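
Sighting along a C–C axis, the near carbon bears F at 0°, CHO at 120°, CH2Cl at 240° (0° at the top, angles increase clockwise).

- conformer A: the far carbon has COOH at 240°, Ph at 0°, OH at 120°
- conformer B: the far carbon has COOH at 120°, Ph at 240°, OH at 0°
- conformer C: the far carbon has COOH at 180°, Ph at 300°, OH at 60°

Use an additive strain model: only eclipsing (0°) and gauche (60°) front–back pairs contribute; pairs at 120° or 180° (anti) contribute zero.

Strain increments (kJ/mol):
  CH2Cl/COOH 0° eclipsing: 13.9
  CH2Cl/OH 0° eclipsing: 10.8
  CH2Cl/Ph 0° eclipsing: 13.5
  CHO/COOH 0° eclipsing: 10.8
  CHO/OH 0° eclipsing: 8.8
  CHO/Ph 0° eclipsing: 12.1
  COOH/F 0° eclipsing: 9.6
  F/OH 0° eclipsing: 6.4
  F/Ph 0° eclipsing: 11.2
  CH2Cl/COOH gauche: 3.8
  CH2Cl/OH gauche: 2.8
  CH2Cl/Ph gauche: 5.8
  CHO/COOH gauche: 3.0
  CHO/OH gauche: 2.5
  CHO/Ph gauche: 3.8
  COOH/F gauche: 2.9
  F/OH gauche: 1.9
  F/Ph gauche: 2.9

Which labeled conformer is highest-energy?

A (eclipsed): F–Ph eclipsed, CHO–OH eclipsed, CH2Cl–COOH eclipsed; 11.2 + 8.8 + 13.9 = 33.9 kJ/mol.
B (eclipsed): F–OH eclipsed, CHO–COOH eclipsed, CH2Cl–Ph eclipsed; 6.4 + 10.8 + 13.5 = 30.7 kJ/mol.
C (staggered): F–Ph gauche, F–OH gauche, CHO–COOH gauche, CHO–OH gauche, CH2Cl–COOH gauche, CH2Cl–Ph gauche; 2.9 + 1.9 + 3.0 + 2.5 + 3.8 + 5.8 = 19.9 kJ/mol.
A has the highest total (33.9 kJ/mol).

A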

- Task requirements
Once you have read the data, copy all of it out exactly.

- Completed exercise
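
Sighting along a C–C axis, the near carbon bears F at 0°, CHO at 120°, CH2Cl at 240° (0° at the top, angles increase clockwise).

- conformer A: the far carbon has COOH at 240°, Ph at 0°, OH at 120°
- conformer B: the far carbon has COOH at 120°, Ph at 240°, OH at 0°
- conformer C: the far carbon has COOH at 180°, Ph at 300°, OH at 60°

Use an additive strain model: only eclipsing (0°) and gauche (60°) front–back pairs contribute; pairs at 120° or 180° (anti) contribute zero.

Strain increments (kJ/mol):
  CH2Cl/COOH 0° eclipsing: 13.9
  CH2Cl/OH 0° eclipsing: 10.8
  CH2Cl/Ph 0° eclipsing: 13.5
  CHO/COOH 0° eclipsing: 10.8
  CHO/OH 0° eclipsing: 8.8
  CHO/Ph 0° eclipsing: 12.1
  COOH/F 0° eclipsing: 9.6
  F/OH 0° eclipsing: 6.4
  F/Ph 0° eclipsing: 11.2
  CH2Cl/COOH gauche: 3.8
  CH2Cl/OH gauche: 2.8
  CH2Cl/Ph gauche: 5.8
  CHO/COOH gauche: 3.0
  CHO/OH gauche: 2.5
  CHO/Ph gauche: 3.8
  COOH/F gauche: 2.9
  F/OH gauche: 1.9
  F/Ph gauche: 2.9

Which labeled conformer is highest-energy?

A (eclipsed): F–Ph eclipsed, CHO–OH eclipsed, CH2Cl–COOH eclipsed; 11.2 + 8.8 + 13.9 = 33.9 kJ/mol.
B (eclipsed): F–OH eclipsed, CHO–COOH eclipsed, CH2Cl–Ph eclipsed; 6.4 + 10.8 + 13.5 = 30.7 kJ/mol.
C (staggered): F–Ph gauche, F–OH gauche, CHO–COOH gauche, CHO–OH gauche, CH2Cl–COOH gauche, CH2Cl–Ph gauche; 2.9 + 1.9 + 3.0 + 2.5 + 3.8 + 5.8 = 19.9 kJ/mol.
A has the highest total (33.9 kJ/mol).

A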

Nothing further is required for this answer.